> **Extracted material**
▼
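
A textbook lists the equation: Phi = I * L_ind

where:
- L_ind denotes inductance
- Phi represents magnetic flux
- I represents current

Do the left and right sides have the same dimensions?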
▲
> **Aim of the exercise**
Scan the material above for the string "represents" and report each line where you find it.

> **Solved problem**
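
- Phi represents magnetic flux
- I represents current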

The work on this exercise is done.